WHAT THE TASK ASKS -
Nothing in the entries may change when they are transcribed.

[Data records]

+===+

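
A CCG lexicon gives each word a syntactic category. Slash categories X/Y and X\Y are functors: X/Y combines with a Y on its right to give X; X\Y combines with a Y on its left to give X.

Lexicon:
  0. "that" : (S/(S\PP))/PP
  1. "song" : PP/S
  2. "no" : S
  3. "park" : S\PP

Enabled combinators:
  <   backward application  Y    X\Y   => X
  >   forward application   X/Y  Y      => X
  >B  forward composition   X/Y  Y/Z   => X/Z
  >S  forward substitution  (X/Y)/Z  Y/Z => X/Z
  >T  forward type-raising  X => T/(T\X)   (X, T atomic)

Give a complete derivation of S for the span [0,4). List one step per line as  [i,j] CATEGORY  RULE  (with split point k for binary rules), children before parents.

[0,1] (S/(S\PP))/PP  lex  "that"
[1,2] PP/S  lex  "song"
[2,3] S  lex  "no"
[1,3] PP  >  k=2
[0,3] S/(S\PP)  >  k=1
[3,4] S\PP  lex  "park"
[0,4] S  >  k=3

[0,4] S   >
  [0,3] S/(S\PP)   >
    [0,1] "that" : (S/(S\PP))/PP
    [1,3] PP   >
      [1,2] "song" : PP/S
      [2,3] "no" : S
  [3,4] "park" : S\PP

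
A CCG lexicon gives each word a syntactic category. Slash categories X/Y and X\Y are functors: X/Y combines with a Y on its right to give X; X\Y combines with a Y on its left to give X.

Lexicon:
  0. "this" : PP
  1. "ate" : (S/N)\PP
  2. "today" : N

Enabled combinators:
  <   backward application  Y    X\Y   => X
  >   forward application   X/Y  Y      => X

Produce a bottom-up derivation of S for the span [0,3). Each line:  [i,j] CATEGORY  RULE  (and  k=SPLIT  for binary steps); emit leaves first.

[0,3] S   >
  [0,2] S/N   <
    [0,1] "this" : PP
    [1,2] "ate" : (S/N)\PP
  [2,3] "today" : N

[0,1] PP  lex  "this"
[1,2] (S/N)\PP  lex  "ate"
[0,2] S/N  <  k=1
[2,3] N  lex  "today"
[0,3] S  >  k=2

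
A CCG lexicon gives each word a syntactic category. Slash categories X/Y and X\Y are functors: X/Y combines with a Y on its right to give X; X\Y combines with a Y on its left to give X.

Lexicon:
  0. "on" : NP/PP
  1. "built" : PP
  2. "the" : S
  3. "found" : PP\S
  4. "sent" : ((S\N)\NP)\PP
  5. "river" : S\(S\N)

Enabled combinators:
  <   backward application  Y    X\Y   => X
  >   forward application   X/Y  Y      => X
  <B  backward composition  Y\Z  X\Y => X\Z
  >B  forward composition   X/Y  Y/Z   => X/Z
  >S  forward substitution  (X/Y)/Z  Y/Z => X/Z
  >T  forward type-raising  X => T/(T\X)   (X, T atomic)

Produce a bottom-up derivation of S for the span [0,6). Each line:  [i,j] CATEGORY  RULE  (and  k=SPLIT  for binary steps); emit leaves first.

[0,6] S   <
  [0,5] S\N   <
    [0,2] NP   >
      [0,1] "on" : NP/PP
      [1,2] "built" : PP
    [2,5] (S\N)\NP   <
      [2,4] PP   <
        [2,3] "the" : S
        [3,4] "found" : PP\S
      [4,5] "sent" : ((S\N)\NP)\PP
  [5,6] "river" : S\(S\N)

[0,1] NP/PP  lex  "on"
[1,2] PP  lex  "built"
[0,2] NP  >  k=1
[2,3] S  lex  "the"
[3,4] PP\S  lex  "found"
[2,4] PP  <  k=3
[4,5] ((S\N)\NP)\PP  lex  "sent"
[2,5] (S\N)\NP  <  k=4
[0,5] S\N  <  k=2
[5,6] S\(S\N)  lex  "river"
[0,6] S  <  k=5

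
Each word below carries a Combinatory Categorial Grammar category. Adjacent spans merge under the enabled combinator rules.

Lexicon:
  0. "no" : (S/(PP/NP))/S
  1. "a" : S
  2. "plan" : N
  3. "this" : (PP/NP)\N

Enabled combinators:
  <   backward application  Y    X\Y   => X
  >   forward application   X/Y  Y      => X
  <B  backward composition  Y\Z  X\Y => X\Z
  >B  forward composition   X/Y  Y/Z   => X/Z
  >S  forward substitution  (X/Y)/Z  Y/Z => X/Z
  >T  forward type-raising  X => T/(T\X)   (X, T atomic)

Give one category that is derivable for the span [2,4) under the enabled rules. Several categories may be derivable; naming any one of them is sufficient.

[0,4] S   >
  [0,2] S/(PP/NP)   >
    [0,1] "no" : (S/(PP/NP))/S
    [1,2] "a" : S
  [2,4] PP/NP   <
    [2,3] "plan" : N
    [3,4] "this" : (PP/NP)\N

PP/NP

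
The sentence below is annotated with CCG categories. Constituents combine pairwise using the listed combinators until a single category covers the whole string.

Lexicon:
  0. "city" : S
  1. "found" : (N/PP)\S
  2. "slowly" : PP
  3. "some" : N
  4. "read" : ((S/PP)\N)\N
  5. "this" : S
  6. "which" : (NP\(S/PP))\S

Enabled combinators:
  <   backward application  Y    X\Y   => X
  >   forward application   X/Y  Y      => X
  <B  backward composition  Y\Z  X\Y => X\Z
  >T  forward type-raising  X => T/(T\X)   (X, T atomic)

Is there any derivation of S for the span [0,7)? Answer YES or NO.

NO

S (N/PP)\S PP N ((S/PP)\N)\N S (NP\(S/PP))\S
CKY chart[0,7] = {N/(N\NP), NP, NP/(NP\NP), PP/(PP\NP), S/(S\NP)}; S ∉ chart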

+===+

ANSWER SECTION -
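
A CCG lexicon gives each word a syntactic category. Slash categories X/Y and X\Y are functors: X/Y combines with a Y on its right to give X; X\Y combines with a Y on its left to give X.

Lexicon:
  0. "that" : (S/(S\PP))/PP
  1. "song" : PP/S
  2. "no" : S
  3. "park" : S\PP

Enabled combinators:
  <   backward application  Y    X\Y   => X
  >   forward application   X/Y  Y      => X
  >B  forward composition   X/Y  Y/Z   => X/Z
  >S  forward substitution  (X/Y)/Z  Y/Z => X/Z
  >T  forward type-raising  X => T/(T\X)   (X, T atomic)

Give a complete derivation of S for the span [0,4). List one step per line as  [i,j] CATEGORY  RULE  (with split point k for binary rules), children before parents.

[0,1] (S/(S\PP))/PP  lex  "that"
[1,2] PP/S  lex  "song"
[2,3] S  lex  "no"
[1,3] PP  >  k=2
[0,3] S/(S\PP)  >  k=1
[3,4] S\PP  lex  "park"
[0,4] S  >  k=3

[0,4] S   >
  [0,3] S/(S\PP)   >
    [0,1] "that" : (S/(S\PP))/PP
    [1,3] PP   >
      [1,2] "song" : PP/S
      [2,3] "no" : S
  [3,4] "park" : S\PP

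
A CCG lexicon gives each word a syntactic category. Slash categories X/Y and X\Y are functors: X/Y combines with a Y on its right to give X; X\Y combines with a Y on its left to give X.

Lexicon:
  0. "this" : PP
  1. "ate" : (S/N)\PP
  2. "today" : N

Enabled combinators:
  <   backward application  Y    X\Y   => X
  >   forward application   X/Y  Y      => X

Produce a bottom-up derivation of S for the span [0,3). Each line:  [i,j] CATEGORY  RULE  (and  k=SPLIT  for binary steps); emit leaves first.

[0,3] S   >
  [0,2] S/N   <
    [0,1] "this" : PP
    [1,2] "ate" : (S/N)\PP
  [2,3] "today" : N

[0,1] PP  lex  "this"
[1,2] (S/N)\PP  lex  "ate"
[0,2] S/N  <  k=1
[2,3] N  lex  "today"
[0,3] S  >  k=2

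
A CCG lexicon gives each word a syntactic category. Slash categories X/Y and X\Y are functors: X/Y combines with a Y on its right to give X; X\Y combines with a Y on its left to give X.

Lexicon:
  0. "on" : NP/PP
  1. "built" : PP
  2. "the" : S
  3. "found" : PP\S
  4. "sent" : ((S\N)\NP)\PP
  5. "river" : S\(S\N)

Enabled combinators:
  <   backward application  Y    X\Y   => X
  >   forward application   X/Y  Y      => X
  <B  backward composition  Y\Z  X\Y => X\Z
  >B  forward composition   X/Y  Y/Z   => X/Z
  >S  forward substitution  (X/Y)/Z  Y/Z => X/Z
  >T  forward type-raising  X => T/(T\X)   (X, T atomic)

Produce a bottom-up derivation of S for the span [0,6). Each line:  [i,j] CATEGORY  RULE  (and  k=SPLIT  for binary steps); emit leaves first.

[0,6] S   <
  [0,5] S\N   <
    [0,2] NP   >
      [0,1] "on" : NP/PP
      [1,2] "built" : PP
    [2,5] (S\N)\NP   <
      [2,4] PP   <
        [2,3] "the" : S
        [3,4] "found" : PP\S
      [4,5] "sent" : ((S\N)\NP)\PP
  [5,6] "river" : S\(S\N)

[0,1] NP/PP  lex  "on"
[1,2] PP  lex  "built"
[0,2] NP  >  k=1
[2,3] S  lex  "the"
[3,4] PP\S  lex  "found"
[2,4] PP  <  k=3
[4,5] ((S\N)\NP)\PP  lex  "sent"
[2,5] (S\N)\NP  <  k=4
[0,5] S\N  <  k=2
[5,6] S\(S\N)  lex  "river"
[0,6] S  <  k=5

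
Each word below carries a Combinatory Categorial Grammar category. Adjacent spans merge under the enabled combinator rules.

Lexicon:
  0. "no" : (S/(PP/NP))/S
  1. "a" : S
  2. "plan" : N
  3. "this" : (PP/NP)\N

Enabled combinators:
  <   backward application  Y    X\Y   => X
  >   forward application   X/Y  Y      => X
  <B  backward composition  Y\Z  X\Y => X\Z
  >B  forward composition   X/Y  Y/Z   => X/Z
  >S  forward substitution  (X/Y)/Z  Y/Z => X/Z
  >T  forward type-raising  X => T/(T\X)   (X, T atomic)

Give one category that is derivable for the span [2,4) under the enabled rules. Several categories may be derivable; naming any one of them is sufficient.

[0,4] S   >
  [0,2] S/(PP/NP)   >
    [0,1] "no" : (S/(PP/NP))/S
    [1,2] "a" : S
  [2,4] PP/NP   <
    [2,3] "plan" : N
    [3,4] "this" : (PP/NP)\N

PP/NP

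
The sentence below is annotated with CCG categories. Constituents combine pairwise using the listed combinators until a single category covers the whole string.

Lexicon:
  0. "city" : S
  1. "found" : (N/PP)\S
  2. "slowly" : PP
  3. "some" : N
  4. "read" : ((S/PP)\N)\N
  5. "this" : S
  6. "which" : (NP\(S/PP))\S

Enabled combinators:
  <   backward application  Y    X\Y   => X
  >   forward application   X/Y  Y      => X
  <B  backward composition  Y\Z  X\Y => X\Z
  >T  forward type-raising  X => T/(T\X)   (X, T atomic)

Is there any derivation of S for the span [0,7)? Answer YES or NO.

NO

S (N/PP)\S PP N ((S/PP)\N)\N S (NP\(S/PP))\S
CKY chart[0,7] = {N/(N\NP), NP, NP/(NP\NP), PP/(PP\NP), S/(S\NP)}; S ∉ chart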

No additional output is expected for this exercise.